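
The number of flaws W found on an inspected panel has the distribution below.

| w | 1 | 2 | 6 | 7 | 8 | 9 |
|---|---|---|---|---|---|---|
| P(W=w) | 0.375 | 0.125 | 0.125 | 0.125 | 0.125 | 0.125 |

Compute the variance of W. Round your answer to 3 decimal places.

10.484

E[W] = (1)(0.375) + (2)(0.125) + (6)(0.125) + (7)(0.125) + (8)(0.125) + (9)(0.125) = 4.375
E[W²] = (1)²(0.375) + (2)²(0.125) + (6)²(0.125) + (7)²(0.125) + (8)²(0.125) + (9)²(0.125) = 29.625
var(W) = E[W²] − (E[W])² = 29.625 − (4.375)² = 10.484375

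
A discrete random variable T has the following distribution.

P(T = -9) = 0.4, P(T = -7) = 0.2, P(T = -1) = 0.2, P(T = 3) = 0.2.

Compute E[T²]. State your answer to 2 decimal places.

44.20

E[T²] = (-9)²(0.4) + (-7)²(0.2) + (-1)²(0.2) + (3)²(0.2) = 44.2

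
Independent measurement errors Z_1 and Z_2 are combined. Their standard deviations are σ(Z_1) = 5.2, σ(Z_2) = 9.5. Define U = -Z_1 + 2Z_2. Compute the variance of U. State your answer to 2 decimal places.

Var(Z_1) = 27.04, Var(Z_2) = 90.25
By independence, Var(U) = (-1)²Var(Z_1) + (2)²Var(Z_2)
= (-1)²·27.04 + (2)²·90.25 = 388.04

388.04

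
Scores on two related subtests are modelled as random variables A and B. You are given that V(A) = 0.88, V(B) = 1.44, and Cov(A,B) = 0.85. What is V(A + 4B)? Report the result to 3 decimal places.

30.720

V(A + 4B) = (1)²·V(A) + (4)²·V(B) + 2·(1)·(4)·Cov(A,B)
= 1·0.88 + 16·1.44 + 8·0.85 = 30.72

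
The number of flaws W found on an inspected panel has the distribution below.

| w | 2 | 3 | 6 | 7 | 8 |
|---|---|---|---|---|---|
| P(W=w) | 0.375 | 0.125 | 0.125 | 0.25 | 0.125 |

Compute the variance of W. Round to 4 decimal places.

5.9844

E[W] = (2)(0.375) + (3)(0.125) + (6)(0.125) + (7)(0.25) + (8)(0.125) = 4.625
E[W²] = (2)²(0.375) + (3)²(0.125) + (6)²(0.125) + (7)²(0.25) + (8)²(0.125) = 27.375
Var(W) = E[W²] − (E[W])² = 27.375 − (4.625)² = 5.984375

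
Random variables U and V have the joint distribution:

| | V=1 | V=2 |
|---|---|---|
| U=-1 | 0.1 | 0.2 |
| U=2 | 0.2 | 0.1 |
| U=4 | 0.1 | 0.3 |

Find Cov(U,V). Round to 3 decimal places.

E[U] = 1.9,  E[V] = 1.6
E[UV] = 3.1
Cov(U,V) = E[UV] − E[U]E[V] = 3.1 − (1.9)(1.6) = 0.06

0.060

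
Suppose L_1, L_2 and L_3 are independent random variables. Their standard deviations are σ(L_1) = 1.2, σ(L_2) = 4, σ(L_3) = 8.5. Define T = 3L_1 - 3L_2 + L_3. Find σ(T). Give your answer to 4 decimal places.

15.1397

var(L_1) = 1.44, var(L_2) = 16, var(L_3) = 72.25
By independence, var(T) = (3)²var(L_1) + (-3)²var(L_2) + (1)²var(L_3)
= (3)²·1.44 + (-3)²·16 + (1)²·72.25 = 229.21
σ(T) = √229.21 ≈ 15.1397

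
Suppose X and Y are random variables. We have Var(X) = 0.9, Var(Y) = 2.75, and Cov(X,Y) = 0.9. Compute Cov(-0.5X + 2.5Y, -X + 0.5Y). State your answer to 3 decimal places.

Cov(-0.5X + 2.5Y, -X + 0.5Y) = (-0.5)(-1)Var(X) + (2.5)(0.5)Var(Y) + [(-0.5)(0.5) + (2.5)(-1)]Cov(X,Y)
= 0.5·0.9 + 1.25·2.75 + -2.75·0.9 = 1.4125

1.413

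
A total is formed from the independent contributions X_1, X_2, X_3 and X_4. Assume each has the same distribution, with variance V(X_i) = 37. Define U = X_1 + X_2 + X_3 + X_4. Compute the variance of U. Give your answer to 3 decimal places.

148.000

By independence, V(U) = (1)²V(X_1) + (1)²V(X_2) + (1)²V(X_3) + (1)²V(X_4)
= (1)²·37 + (1)²·37 + (1)²·37 + (1)²·37 = 148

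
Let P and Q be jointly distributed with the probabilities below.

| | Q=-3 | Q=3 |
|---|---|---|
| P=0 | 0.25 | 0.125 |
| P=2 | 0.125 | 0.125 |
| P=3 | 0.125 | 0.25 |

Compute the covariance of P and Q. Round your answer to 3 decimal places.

E[P] = 1.625,  E[Q] = 0
E[PQ] = 1.125
Cov(P,Q) = E[PQ] − E[P]E[Q] = 1.125 − (1.625)(0) = 1.125

1.125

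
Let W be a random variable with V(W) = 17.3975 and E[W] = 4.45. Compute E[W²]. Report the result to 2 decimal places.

E[W²] = V(W) + (E[W])² = 17.3975 + (4.45)² = 37.2

37.20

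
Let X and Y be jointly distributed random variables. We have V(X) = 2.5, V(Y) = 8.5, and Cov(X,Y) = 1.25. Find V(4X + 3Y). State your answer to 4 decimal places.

146.5000

V(4X + 3Y) = (4)²·V(X) + (3)²·V(Y) + 2·(4)·(3)·Cov(X,Y)
= 16·2.5 + 9·8.5 + 24·1.25 = 146.5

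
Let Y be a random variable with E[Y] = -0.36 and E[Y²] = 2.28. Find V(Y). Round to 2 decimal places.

2.15

V(Y) = 2.28 − (-0.36)² = 2.1504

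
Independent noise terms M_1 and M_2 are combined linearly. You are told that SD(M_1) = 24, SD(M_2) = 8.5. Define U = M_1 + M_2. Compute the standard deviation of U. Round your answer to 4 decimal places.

25.4608

Var(M_1) = 576, Var(M_2) = 72.25
By independence, Var(U) = (1)²Var(M_1) + (1)²Var(M_2)
= (1)²·576 + (1)²·72.25 = 648.25
SD(U) = √648.25 ≈ 25.4608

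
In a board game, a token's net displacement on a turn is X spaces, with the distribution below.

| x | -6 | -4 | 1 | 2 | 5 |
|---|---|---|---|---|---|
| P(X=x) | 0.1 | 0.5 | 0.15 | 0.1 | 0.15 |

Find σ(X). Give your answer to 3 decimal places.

3.695

E[X] = (-6)(0.1) + (-4)(0.5) + (1)(0.15) + (2)(0.1) + (5)(0.15) = -1.5
E[X²] = (-6)²(0.1) + (-4)²(0.5) + (1)²(0.15) + (2)²(0.1) + (5)²(0.15) = 15.9
Var(X) = E[X²] − (E[X])² = 15.9 − (-1.5)² = 13.65
σ(X) = √13.65 ≈ 3.695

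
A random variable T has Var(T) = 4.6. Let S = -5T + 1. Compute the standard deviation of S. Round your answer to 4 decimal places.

10.7238

Var(-5T + 1) = (-5)²·4.6 = 115
SD(S) = √115 ≈ 10.7238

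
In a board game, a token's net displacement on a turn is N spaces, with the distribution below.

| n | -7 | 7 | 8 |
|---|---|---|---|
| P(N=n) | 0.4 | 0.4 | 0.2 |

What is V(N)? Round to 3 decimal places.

49.440

E[N] = (-7)(0.4) + (7)(0.4) + (8)(0.2) = 1.6
E[N²] = (-7)²(0.4) + (7)²(0.4) + (8)²(0.2) = 52
V(N) = E[N²] − (E[N])² = 52 − (1.6)² = 49.44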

---

**THE PROBLEM:** Among the lines of the preceding data, which ones hold the word "token"? List them.

**RESPONSE TO THIS TASK:**
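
In a board game, a token's net displacement on a turn is X spaces, with the distribution below.
In a board game, a token's net displacement on a turn is N spaces, with the distribution below.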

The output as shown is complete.